→ **Problem statement**
Please print each record exactly, omitting none of them.

→ **Supplied material**
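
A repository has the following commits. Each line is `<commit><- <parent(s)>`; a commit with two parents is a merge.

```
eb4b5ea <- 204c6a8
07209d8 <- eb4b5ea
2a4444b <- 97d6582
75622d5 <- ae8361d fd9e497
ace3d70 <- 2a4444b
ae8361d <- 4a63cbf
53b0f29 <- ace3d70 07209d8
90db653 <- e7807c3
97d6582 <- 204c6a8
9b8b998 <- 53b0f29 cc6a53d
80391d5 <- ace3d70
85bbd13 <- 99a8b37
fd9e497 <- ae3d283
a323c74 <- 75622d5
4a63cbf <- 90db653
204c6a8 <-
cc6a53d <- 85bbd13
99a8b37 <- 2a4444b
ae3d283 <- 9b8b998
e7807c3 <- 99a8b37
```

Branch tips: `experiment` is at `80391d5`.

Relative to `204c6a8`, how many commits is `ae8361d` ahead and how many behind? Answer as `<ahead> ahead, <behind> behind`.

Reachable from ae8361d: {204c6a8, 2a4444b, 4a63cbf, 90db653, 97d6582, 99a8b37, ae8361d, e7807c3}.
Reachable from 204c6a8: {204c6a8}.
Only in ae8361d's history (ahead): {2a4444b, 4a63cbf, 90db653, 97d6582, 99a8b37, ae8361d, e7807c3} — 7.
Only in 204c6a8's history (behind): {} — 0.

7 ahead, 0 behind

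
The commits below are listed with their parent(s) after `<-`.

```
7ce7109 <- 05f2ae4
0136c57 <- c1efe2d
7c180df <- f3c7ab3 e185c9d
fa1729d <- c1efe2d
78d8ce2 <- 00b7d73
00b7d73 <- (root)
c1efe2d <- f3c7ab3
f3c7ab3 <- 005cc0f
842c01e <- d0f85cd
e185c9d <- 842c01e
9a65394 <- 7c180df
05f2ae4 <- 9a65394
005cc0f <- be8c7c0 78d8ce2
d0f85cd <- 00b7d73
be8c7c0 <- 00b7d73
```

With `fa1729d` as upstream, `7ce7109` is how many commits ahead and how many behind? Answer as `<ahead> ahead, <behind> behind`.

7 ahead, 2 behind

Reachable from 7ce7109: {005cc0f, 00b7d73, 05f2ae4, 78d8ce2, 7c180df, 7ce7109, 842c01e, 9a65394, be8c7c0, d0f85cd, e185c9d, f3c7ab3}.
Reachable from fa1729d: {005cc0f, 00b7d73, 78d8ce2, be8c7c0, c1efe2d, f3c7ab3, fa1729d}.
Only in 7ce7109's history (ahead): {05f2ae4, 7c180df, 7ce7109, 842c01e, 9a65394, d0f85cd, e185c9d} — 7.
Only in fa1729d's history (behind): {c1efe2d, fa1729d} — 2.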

→ **Reply to the task**
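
A repository has the following commits. Each line is `<commit><- <parent(s)>`; a commit with two parents is a merge.

```
eb4b5ea <- 204c6a8
07209d8 <- eb4b5ea
2a4444b <- 97d6582
75622d5 <- ae8361d fd9e497
ace3d70 <- 2a4444b
ae8361d <- 4a63cbf
53b0f29 <- ace3d70 07209d8
90db653 <- e7807c3
97d6582 <- 204c6a8
9b8b998 <- 53b0f29 cc6a53d
80391d5 <- ace3d70
85bbd13 <- 99a8b37
fd9e497 <- ae3d283
a323c74 <- 75622d5
4a63cbf <- 90db653
204c6a8 <-
cc6a53d <- 85bbd13
99a8b37 <- 2a4444b
ae3d283 <- 9b8b998
e7807c3 <- 99a8b37
```

Branch tips: `experiment` is at `80391d5`.

Relative to `204c6a8`, how many commits is `ae8361d` ahead and how many behind? Answer as `<ahead> ahead, <behind> behind`.

Reachable from ae8361d: {204c6a8, 2a4444b, 4a63cbf, 90db653, 97d6582, 99a8b37, ae8361d, e7807c3}.
Reachable from 204c6a8: {204c6a8}.
Only in ae8361d's history (ahead): {2a4444b, 4a63cbf, 90db653, 97d6582, 99a8b37, ae8361d, e7807c3} — 7.
Only in 204c6a8's history (behind): {} — 0.

7 ahead, 0 behind

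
The commits below are listed with their parent(s) after `<-`.

```
7ce7109 <- 05f2ae4
0136c57 <- c1efe2d
7c180df <- f3c7ab3 e185c9d
fa1729d <- c1efe2d
78d8ce2 <- 00b7d73
00b7d73 <- (root)
c1efe2d <- f3c7ab3
f3c7ab3 <- 005cc0f
842c01e <- d0f85cd
e185c9d <- 842c01e
9a65394 <- 7c180df
05f2ae4 <- 9a65394
005cc0f <- be8c7c0 78d8ce2
d0f85cd <- 00b7d73
be8c7c0 <- 00b7d73
```

With `fa1729d` as upstream, `7ce7109` is how many commits ahead and how many behind? Answer as `<ahead> ahead, <behind> behind`.

7 ahead, 2 behind

Reachable from 7ce7109: {005cc0f, 00b7d73, 05f2ae4, 78d8ce2, 7c180df, 7ce7109, 842c01e, 9a65394, be8c7c0, d0f85cd, e185c9d, f3c7ab3}.
Reachable from fa1729d: {005cc0f, 00b7d73, 78d8ce2, be8c7c0, c1efe2d, f3c7ab3, fa1729d}.
Only in 7ce7109's history (ahead): {05f2ae4, 7c180df, 7ce7109, 842c01e, 9a65394, d0f85cd, e185c9d} — 7.
Only in fa1729d's history (behind): {c1efe2d, fa1729d} — 2.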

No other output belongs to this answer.